Your objective ▸ Repeat verbatim, and only, the lines of the data below, beginning at the line that contains "A search engine" and stopping after the line that contains "Expected clicks: slot 1 → 750, slot 2 → 110".

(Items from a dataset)
=-=-=-=-=

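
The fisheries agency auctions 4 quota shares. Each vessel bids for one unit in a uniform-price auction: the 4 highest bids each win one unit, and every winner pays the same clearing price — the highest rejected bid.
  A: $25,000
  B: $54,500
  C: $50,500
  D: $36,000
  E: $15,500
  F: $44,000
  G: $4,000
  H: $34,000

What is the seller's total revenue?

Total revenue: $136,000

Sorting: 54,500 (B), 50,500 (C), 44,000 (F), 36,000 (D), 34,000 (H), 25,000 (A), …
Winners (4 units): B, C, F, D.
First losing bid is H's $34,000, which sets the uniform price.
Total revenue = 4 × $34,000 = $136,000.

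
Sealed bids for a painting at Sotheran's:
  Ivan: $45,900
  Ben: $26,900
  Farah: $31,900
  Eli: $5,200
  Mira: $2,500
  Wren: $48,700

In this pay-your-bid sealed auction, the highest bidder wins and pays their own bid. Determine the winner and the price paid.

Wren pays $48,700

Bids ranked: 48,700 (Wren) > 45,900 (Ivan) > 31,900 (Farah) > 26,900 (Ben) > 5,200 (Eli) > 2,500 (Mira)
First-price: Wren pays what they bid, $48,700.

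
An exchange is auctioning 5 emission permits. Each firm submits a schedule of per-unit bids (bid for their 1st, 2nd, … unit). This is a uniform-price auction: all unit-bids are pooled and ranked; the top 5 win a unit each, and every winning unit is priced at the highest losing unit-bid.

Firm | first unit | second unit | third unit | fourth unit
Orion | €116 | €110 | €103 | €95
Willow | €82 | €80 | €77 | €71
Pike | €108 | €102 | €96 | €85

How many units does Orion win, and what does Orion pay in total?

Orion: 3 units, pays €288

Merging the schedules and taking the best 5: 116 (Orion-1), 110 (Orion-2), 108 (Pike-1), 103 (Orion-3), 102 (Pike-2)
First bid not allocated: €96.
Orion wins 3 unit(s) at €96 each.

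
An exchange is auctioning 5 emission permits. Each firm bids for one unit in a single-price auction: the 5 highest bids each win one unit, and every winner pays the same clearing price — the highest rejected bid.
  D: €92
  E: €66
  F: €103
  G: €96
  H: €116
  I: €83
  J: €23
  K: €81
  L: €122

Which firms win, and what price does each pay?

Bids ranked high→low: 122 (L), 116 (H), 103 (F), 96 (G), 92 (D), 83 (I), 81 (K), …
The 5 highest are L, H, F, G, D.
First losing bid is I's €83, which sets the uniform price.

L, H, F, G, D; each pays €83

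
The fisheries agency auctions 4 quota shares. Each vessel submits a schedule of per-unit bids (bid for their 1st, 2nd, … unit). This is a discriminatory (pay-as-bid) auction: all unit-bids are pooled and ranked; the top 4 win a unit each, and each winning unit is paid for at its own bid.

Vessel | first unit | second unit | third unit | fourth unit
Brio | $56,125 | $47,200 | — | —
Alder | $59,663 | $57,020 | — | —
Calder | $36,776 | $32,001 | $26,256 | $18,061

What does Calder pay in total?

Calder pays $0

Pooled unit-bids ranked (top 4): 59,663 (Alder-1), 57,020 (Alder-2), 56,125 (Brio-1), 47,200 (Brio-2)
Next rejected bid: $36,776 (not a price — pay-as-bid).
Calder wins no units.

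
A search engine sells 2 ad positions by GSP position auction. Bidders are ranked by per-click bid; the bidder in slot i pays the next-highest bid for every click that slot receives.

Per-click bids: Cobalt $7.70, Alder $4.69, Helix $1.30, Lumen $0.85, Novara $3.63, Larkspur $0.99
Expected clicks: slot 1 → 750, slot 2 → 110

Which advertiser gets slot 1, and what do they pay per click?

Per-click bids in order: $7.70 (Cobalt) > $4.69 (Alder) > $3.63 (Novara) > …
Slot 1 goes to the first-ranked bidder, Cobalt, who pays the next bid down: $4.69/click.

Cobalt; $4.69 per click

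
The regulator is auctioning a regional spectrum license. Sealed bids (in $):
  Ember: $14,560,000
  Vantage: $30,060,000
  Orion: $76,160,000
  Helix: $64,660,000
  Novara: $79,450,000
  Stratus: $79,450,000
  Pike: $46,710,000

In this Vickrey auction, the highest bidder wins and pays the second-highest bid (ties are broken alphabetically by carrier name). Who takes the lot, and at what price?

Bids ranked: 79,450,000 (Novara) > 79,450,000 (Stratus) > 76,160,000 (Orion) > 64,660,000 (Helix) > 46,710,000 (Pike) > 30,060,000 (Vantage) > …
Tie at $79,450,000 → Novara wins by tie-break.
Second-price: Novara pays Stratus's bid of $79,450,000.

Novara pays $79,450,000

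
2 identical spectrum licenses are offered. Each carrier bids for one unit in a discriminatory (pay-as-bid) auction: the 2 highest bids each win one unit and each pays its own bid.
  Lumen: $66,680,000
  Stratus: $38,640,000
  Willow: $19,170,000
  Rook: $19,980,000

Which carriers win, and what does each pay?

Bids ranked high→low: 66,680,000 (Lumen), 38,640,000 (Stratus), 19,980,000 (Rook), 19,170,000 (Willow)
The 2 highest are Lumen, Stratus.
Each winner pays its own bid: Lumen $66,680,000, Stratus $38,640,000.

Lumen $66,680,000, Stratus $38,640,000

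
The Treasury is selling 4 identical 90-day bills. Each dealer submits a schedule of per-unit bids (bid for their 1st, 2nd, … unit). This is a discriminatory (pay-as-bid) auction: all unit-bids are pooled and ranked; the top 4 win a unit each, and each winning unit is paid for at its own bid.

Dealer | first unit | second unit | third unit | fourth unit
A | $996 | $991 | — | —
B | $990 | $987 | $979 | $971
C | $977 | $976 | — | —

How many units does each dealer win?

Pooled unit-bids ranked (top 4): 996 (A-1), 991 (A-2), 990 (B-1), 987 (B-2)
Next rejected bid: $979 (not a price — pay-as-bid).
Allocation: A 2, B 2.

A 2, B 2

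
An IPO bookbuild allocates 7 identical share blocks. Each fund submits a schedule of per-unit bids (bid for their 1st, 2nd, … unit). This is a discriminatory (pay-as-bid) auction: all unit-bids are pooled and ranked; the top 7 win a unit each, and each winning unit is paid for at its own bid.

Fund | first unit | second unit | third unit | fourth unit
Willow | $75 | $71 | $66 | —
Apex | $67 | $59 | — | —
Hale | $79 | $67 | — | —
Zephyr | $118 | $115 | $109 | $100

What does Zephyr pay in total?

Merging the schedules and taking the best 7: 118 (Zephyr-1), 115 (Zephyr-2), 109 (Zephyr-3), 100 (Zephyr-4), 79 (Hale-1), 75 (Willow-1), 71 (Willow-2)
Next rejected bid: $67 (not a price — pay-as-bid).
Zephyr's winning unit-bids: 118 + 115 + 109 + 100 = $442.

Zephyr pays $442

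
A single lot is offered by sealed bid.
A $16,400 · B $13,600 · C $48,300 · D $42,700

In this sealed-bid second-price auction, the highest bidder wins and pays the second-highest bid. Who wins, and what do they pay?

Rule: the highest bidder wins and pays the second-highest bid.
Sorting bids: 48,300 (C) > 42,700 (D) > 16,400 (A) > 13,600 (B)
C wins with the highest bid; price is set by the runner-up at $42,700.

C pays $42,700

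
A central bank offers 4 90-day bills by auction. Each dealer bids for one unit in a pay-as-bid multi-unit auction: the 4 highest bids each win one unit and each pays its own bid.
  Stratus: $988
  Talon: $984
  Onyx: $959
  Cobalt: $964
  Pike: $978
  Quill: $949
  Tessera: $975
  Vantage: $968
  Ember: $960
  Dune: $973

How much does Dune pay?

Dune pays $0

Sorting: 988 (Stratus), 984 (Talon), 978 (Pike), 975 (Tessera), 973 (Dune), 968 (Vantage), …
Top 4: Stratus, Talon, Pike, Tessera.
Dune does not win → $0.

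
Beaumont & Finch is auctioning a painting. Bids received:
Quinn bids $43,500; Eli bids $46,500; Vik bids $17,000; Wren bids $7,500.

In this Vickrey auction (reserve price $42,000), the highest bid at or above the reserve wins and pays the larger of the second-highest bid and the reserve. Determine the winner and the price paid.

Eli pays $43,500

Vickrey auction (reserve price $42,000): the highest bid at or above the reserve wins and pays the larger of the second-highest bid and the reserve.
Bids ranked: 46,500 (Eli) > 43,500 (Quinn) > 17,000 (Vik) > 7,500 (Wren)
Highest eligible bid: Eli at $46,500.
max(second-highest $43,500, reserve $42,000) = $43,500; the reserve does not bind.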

=-=-=-=-=

Answer for the task ▸
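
A search engine sells 2 ad positions by GSP position auction. Bidders are ranked by per-click bid; the bidder in slot i pays the next-highest bid for every click that slot receives.

Per-click bids: Cobalt $7.70, Alder $4.69, Helix $1.30, Lumen $0.85, Novara $3.63, Larkspur $0.99
Expected clicks: slot 1 → 750, slot 2 → 110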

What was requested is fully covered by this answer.